• _Task goal_
Set down the records that follow exactly, every line of them.

• _Record set_
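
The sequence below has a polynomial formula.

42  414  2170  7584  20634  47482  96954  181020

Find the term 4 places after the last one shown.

First differences: 372  1756  5414  13050  26848  49472  84066
Second differences: 1384  3658  7636  13798  22624  34594
Third differences: 2274  3978  6162  8826  11970
Fourth differences: 1704  2184  2664  3144
Fifth differences: 480  480  480
Fifth differences constant at 480.
3144 + 480 = 3624;  11970 + 3624 = 15594;  34594 + 15594 = 50188;  84066 + 50188 = 134254;  181020 + 134254 = 315274
3624 + 480 = 4104;  15594 + 4104 = 19698;  50188 + 19698 = 69886;  134254 + 69886 = 204140;  315274 + 204140 = 519414
4104 + 480 = 4584;  19698 + 4584 = 24282;  69886 + 24282 = 94168;  204140 + 94168 = 298308;  519414 + 298308 = 817722
4584 + 480 = 5064;  24282 + 5064 = 29346;  94168 + 29346 = 123514;  298308 + 123514 = 421822;  817722 + 421822 = 1239544

1239544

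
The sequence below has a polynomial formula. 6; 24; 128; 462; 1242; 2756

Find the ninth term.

15662

Δ: 18 , 104 , 334 , 780 , 1514
Δ²: 86 , 230 , 446 , 734
Δ³: 144 , 216 , 288
Δ⁴: 72 , 72
Fourth differences constant at 72.
288 + 72 = 360;  734 + 360 = 1094;  1514 + 1094 = 2608;  2756 + 2608 = 5364
360 + 72 = 432;  1094 + 432 = 1526;  2608 + 1526 = 4134;  5364 + 4134 = 9498
432 + 72 = 504;  1526 + 504 = 2030;  4134 + 2030 = 6164;  9498 + 6164 = 15662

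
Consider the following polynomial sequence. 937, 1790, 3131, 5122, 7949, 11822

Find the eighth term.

853, 1341, 1991, 2827, 3873
488, 650, 836, 1046
162, 186, 210
24, 24
The fourth differences are constant (24).
210 + 24 = 234;  1046 + 234 = 1280;  3873 + 1280 = 5153;  11822 + 5153 = 16975
234 + 24 = 258;  1280 + 258 = 1538;  5153 + 1538 = 6691;  16975 + 6691 = 23666

23666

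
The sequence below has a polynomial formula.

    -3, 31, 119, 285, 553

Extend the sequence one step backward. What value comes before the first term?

-7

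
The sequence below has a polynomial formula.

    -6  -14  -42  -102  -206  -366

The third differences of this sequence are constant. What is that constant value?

-12

D1: -8, -28, -60, -104, -160
D2: -20, -32, -44, -56
D3: -12, -12, -12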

• _Solution below_
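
The sequence below has a polynomial formula.

42  414  2170  7584  20634  47482  96954  181020

Find the term 4 places after the last one shown.

First differences: 372  1756  5414  13050  26848  49472  84066
Second differences: 1384  3658  7636  13798  22624  34594
Third differences: 2274  3978  6162  8826  11970
Fourth differences: 1704  2184  2664  3144
Fifth differences: 480  480  480
Fifth differences constant at 480.
3144 + 480 = 3624;  11970 + 3624 = 15594;  34594 + 15594 = 50188;  84066 + 50188 = 134254;  181020 + 134254 = 315274
3624 + 480 = 4104;  15594 + 4104 = 19698;  50188 + 19698 = 69886;  134254 + 69886 = 204140;  315274 + 204140 = 519414
4104 + 480 = 4584;  19698 + 4584 = 24282;  69886 + 24282 = 94168;  204140 + 94168 = 298308;  519414 + 298308 = 817722
4584 + 480 = 5064;  24282 + 5064 = 29346;  94168 + 29346 = 123514;  298308 + 123514 = 421822;  817722 + 421822 = 1239544

1239544

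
The sequence below has a polynomial formula. 6; 24; 128; 462; 1242; 2756

Find the ninth term.

15662

Δ: 18 , 104 , 334 , 780 , 1514
Δ²: 86 , 230 , 446 , 734
Δ³: 144 , 216 , 288
Δ⁴: 72 , 72
Fourth differences constant at 72.
288 + 72 = 360;  734 + 360 = 1094;  1514 + 1094 = 2608;  2756 + 2608 = 5364
360 + 72 = 432;  1094 + 432 = 1526;  2608 + 1526 = 4134;  5364 + 4134 = 9498
432 + 72 = 504;  1526 + 504 = 2030;  4134 + 2030 = 6164;  9498 + 6164 = 15662

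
Consider the following polynomial sequence. 937, 1790, 3131, 5122, 7949, 11822

Find the eighth term.

853, 1341, 1991, 2827, 3873
488, 650, 836, 1046
162, 186, 210
24, 24
The fourth differences are constant (24).
210 + 24 = 234;  1046 + 234 = 1280;  3873 + 1280 = 5153;  11822 + 5153 = 16975
234 + 24 = 258;  1280 + 258 = 1538;  5153 + 1538 = 6691;  16975 + 6691 = 23666

23666

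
The sequence below has a polynomial formula.

    -3, 31, 119, 285, 553

Extend the sequence one step backward. What value comes before the first term?

-7

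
The sequence below has a polynomial formula.

    -6  -14  -42  -102  -206  -366

The third differences of this sequence are constant. What is that constant value?

-12

D1: -8, -28, -60, -104, -160
D2: -20, -32, -44, -56
D3: -12, -12, -12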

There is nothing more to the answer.